EXERCISE AIM: Set down the entries below exactly as written.

Stored items
::::::::
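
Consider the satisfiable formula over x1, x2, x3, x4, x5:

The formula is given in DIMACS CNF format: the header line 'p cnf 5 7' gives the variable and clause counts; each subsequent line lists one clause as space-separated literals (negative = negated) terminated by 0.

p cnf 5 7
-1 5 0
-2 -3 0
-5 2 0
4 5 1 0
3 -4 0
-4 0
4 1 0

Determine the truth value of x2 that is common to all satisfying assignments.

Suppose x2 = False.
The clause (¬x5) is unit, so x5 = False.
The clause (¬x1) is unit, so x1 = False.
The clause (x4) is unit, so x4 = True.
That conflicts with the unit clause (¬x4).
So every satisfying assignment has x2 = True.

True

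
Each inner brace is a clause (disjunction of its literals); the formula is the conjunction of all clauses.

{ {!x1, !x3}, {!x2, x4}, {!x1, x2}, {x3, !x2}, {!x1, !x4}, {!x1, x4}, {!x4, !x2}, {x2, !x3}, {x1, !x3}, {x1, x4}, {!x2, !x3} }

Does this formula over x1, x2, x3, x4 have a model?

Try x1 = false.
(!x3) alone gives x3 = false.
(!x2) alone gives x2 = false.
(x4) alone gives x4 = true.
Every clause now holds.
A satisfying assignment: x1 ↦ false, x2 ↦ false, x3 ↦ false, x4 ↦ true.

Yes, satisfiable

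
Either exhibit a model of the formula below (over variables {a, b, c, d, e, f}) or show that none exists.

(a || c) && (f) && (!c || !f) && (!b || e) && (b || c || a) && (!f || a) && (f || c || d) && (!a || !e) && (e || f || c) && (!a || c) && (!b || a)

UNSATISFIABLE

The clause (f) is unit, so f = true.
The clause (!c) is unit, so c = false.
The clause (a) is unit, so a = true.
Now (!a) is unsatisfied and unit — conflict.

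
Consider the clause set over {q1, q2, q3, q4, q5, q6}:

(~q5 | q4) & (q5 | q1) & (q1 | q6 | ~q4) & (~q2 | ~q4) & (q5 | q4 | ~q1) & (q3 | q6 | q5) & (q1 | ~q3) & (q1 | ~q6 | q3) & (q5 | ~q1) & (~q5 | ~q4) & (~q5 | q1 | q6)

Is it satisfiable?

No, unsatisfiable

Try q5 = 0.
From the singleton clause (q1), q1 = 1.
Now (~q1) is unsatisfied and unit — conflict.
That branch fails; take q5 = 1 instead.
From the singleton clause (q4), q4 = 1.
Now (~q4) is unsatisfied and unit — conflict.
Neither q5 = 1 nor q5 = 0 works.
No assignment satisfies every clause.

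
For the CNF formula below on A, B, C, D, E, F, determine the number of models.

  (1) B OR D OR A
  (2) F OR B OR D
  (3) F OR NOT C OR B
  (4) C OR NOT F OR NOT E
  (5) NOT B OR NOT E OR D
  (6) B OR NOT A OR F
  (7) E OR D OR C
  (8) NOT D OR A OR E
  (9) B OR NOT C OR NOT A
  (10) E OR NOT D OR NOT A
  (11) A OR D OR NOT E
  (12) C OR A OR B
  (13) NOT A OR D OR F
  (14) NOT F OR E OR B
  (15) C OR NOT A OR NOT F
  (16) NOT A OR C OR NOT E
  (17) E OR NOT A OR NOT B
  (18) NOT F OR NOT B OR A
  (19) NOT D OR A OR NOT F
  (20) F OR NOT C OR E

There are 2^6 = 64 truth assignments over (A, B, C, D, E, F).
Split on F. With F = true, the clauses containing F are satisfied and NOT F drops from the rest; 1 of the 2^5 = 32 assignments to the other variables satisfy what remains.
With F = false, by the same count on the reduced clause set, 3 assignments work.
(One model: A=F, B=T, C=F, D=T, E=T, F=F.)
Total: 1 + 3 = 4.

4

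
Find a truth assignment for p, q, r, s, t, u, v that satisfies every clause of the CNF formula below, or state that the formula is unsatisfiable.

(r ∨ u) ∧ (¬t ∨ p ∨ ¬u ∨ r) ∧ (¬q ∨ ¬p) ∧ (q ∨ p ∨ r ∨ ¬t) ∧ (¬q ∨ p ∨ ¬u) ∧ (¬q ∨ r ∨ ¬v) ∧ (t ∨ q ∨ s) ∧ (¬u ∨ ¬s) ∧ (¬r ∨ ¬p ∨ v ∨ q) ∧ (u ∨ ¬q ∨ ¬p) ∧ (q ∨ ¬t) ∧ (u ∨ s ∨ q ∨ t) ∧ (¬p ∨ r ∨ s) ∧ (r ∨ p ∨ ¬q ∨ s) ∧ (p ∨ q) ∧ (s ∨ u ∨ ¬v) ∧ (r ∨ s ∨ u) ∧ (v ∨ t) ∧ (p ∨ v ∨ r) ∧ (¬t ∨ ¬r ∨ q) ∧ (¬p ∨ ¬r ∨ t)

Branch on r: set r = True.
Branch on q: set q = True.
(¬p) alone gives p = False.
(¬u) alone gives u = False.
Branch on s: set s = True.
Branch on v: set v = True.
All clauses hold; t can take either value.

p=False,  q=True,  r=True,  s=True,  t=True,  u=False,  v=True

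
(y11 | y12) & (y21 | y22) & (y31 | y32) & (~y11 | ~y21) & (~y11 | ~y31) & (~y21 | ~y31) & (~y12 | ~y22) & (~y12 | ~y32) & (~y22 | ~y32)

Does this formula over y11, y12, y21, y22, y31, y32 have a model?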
::::::::
EXPECTED OUTPUT:
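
Consider the satisfiable formula over x1, x2, x3, x4, x5:

The formula is given in DIMACS CNF format: the header line 'p cnf 5 7' gives the variable and clause counts; each subsequent line lists one clause as space-separated literals (negative = negated) terminated by 0.

p cnf 5 7
-1 5 0
-2 -3 0
-5 2 0
4 5 1 0
3 -4 0
-4 0
4 1 0

Determine the truth value of x2 that is common to all satisfying assignments.

Suppose x2 = False.
The clause (¬x5) is unit, so x5 = False.
The clause (¬x1) is unit, so x1 = False.
The clause (x4) is unit, so x4 = True.
That conflicts with the unit clause (¬x4).
So every satisfying assignment has x2 = True.

True

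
Each inner brace is a clause (disjunction of its literals); the formula is the conjunction of all clauses.

{ {!x1, !x3}, {!x2, x4}, {!x1, x2}, {x3, !x2}, {!x1, !x4}, {!x1, x4}, {!x4, !x2}, {x2, !x3}, {x1, !x3}, {x1, x4}, {!x2, !x3} }

Does this formula over x1, x2, x3, x4 have a model?

Try x1 = false.
(!x3) alone gives x3 = false.
(!x2) alone gives x2 = false.
(x4) alone gives x4 = true.
Every clause now holds.
A satisfying assignment: x1 ↦ false, x2 ↦ false, x3 ↦ false, x4 ↦ true.

Yes, satisfiable

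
Either exhibit a model of the formula below (over variables {a, b, c, d, e, f}) or show that none exists.

(a || c) && (f) && (!c || !f) && (!b || e) && (b || c || a) && (!f || a) && (f || c || d) && (!a || !e) && (e || f || c) && (!a || c) && (!b || a)

UNSATISFIABLE

The clause (f) is unit, so f = true.
The clause (!c) is unit, so c = false.
The clause (a) is unit, so a = true.
Now (!a) is unsatisfied and unit — conflict.

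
Consider the clause set over {q1, q2, q3, q4, q5, q6}:

(~q5 | q4) & (q5 | q1) & (q1 | q6 | ~q4) & (~q2 | ~q4) & (q5 | q4 | ~q1) & (q3 | q6 | q5) & (q1 | ~q3) & (q1 | ~q6 | q3) & (q5 | ~q1) & (~q5 | ~q4) & (~q5 | q1 | q6)

Is it satisfiable?

No, unsatisfiable

Try q5 = 0.
From the singleton clause (q1), q1 = 1.
Now (~q1) is unsatisfied and unit — conflict.
That branch fails; take q5 = 1 instead.
From the singleton clause (q4), q4 = 1.
Now (~q4) is unsatisfied and unit — conflict.
Neither q5 = 1 nor q5 = 0 works.
No assignment satisfies every clause.

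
For the CNF formula below on A, B, C, D, E, F, determine the number of models.

  (1) B OR D OR A
  (2) F OR B OR D
  (3) F OR NOT C OR B
  (4) C OR NOT F OR NOT E
  (5) NOT B OR NOT E OR D
  (6) B OR NOT A OR F
  (7) E OR D OR C
  (8) NOT D OR A OR E
  (9) B OR NOT C OR NOT A
  (10) E OR NOT D OR NOT A
  (11) A OR D OR NOT E
  (12) C OR A OR B
  (13) NOT A OR D OR F
  (14) NOT F OR E OR B
  (15) C OR NOT A OR NOT F
  (16) NOT A OR C OR NOT E
  (17) E OR NOT A OR NOT B
  (18) NOT F OR NOT B OR A
  (19) NOT D OR A OR NOT F
  (20) F OR NOT C OR E

There are 2^6 = 64 truth assignments over (A, B, C, D, E, F).
Split on F. With F = true, the clauses containing F are satisfied and NOT F drops from the rest; 1 of the 2^5 = 32 assignments to the other variables satisfy what remains.
With F = false, by the same count on the reduced clause set, 3 assignments work.
(One model: A=F, B=T, C=F, D=T, E=T, F=F.)
Total: 1 + 3 = 4.

4

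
Find a truth assignment for p, q, r, s, t, u, v that satisfies every clause of the CNF formula below, or state that the formula is unsatisfiable.

(r ∨ u) ∧ (¬t ∨ p ∨ ¬u ∨ r) ∧ (¬q ∨ ¬p) ∧ (q ∨ p ∨ r ∨ ¬t) ∧ (¬q ∨ p ∨ ¬u) ∧ (¬q ∨ r ∨ ¬v) ∧ (t ∨ q ∨ s) ∧ (¬u ∨ ¬s) ∧ (¬r ∨ ¬p ∨ v ∨ q) ∧ (u ∨ ¬q ∨ ¬p) ∧ (q ∨ ¬t) ∧ (u ∨ s ∨ q ∨ t) ∧ (¬p ∨ r ∨ s) ∧ (r ∨ p ∨ ¬q ∨ s) ∧ (p ∨ q) ∧ (s ∨ u ∨ ¬v) ∧ (r ∨ s ∨ u) ∧ (v ∨ t) ∧ (p ∨ v ∨ r) ∧ (¬t ∨ ¬r ∨ q) ∧ (¬p ∨ ¬r ∨ t)

Branch on r: set r = True.
Branch on q: set q = True.
(¬p) alone gives p = False.
(¬u) alone gives u = False.
Branch on s: set s = True.
Branch on v: set v = True.
All clauses hold; t can take either value.

p=False,  q=True,  r=True,  s=True,  t=True,  u=False,  v=True

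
(y11 | y12) & (y21 | y22) & (y31 | y32) & (~y11 | ~y21) & (~y11 | ~y31) & (~y21 | ~y31) & (~y12 | ~y22) & (~y12 | ~y32) & (~y22 | ~y32)

Does this formula over y11, y12, y21, y22, y31, y32 have a model?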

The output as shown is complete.